------ Extracted records ------

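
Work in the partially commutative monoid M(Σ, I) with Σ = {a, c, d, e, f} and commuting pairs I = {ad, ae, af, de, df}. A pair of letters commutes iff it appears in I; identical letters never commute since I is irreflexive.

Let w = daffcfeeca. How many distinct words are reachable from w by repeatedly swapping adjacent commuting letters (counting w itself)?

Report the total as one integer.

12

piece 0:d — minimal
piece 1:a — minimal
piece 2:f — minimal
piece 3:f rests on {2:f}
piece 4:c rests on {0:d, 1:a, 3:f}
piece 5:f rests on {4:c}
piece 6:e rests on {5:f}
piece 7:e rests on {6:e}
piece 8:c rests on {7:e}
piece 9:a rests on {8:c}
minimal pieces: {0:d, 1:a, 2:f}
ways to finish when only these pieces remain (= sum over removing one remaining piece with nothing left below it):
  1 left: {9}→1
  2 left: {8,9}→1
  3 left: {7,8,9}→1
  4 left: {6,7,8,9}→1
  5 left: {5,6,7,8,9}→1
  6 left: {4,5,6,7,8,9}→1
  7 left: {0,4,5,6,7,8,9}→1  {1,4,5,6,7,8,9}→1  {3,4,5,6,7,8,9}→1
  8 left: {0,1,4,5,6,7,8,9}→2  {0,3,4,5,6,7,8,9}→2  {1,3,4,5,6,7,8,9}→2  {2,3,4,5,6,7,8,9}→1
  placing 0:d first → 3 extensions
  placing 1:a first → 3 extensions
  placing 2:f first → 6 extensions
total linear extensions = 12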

------
------ Extracted records ------

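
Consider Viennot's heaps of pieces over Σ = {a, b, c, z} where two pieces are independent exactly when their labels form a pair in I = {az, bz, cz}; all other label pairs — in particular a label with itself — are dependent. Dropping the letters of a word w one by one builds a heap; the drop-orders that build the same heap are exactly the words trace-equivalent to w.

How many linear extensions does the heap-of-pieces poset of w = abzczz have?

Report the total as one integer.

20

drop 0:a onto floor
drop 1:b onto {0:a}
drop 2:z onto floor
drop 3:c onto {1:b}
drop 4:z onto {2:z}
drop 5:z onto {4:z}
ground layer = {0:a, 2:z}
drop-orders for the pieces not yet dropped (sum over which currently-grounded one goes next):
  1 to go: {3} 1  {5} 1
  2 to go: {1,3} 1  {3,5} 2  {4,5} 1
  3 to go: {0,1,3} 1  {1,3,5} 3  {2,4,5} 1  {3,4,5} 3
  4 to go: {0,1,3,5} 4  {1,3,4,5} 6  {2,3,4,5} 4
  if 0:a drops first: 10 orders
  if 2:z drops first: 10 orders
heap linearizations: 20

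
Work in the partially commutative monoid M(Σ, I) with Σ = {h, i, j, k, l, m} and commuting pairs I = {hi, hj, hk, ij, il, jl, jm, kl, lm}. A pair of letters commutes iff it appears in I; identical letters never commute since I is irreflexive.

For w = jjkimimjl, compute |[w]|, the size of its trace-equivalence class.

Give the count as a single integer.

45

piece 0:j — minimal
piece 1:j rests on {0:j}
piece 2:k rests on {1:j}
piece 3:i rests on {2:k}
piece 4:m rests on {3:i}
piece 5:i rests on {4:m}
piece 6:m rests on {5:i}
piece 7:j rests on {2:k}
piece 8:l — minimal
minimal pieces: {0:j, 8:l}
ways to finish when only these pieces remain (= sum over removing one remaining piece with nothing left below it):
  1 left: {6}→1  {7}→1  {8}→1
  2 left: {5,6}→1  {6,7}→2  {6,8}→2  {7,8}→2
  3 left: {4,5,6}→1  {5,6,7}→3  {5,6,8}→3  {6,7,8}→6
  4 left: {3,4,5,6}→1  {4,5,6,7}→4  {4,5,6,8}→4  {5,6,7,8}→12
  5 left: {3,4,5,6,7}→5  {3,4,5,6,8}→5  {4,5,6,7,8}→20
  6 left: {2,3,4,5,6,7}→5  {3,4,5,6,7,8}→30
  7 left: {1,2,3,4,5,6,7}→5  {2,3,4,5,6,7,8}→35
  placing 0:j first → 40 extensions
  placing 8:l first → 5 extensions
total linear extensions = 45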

------

Problem requirements
In the entries above, which lines hold the word "appears"? Copy them out.

Reply to the exercise
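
Work in the partially commutative monoid M(Σ, I) with Σ = {a, c, d, e, f} and commuting pairs I = {ad, ae, af, de, df}. A pair of letters commutes iff it appears in I; identical letters never commute since I is irreflexive.
Work in the partially commutative monoid M(Σ, I) with Σ = {h, i, j, k, l, m} and commuting pairs I = {hi, hj, hk, ij, il, jl, jm, kl, lm}. A pair of letters commutes iff it appears in I; identical letters never commute since I is irreflexive.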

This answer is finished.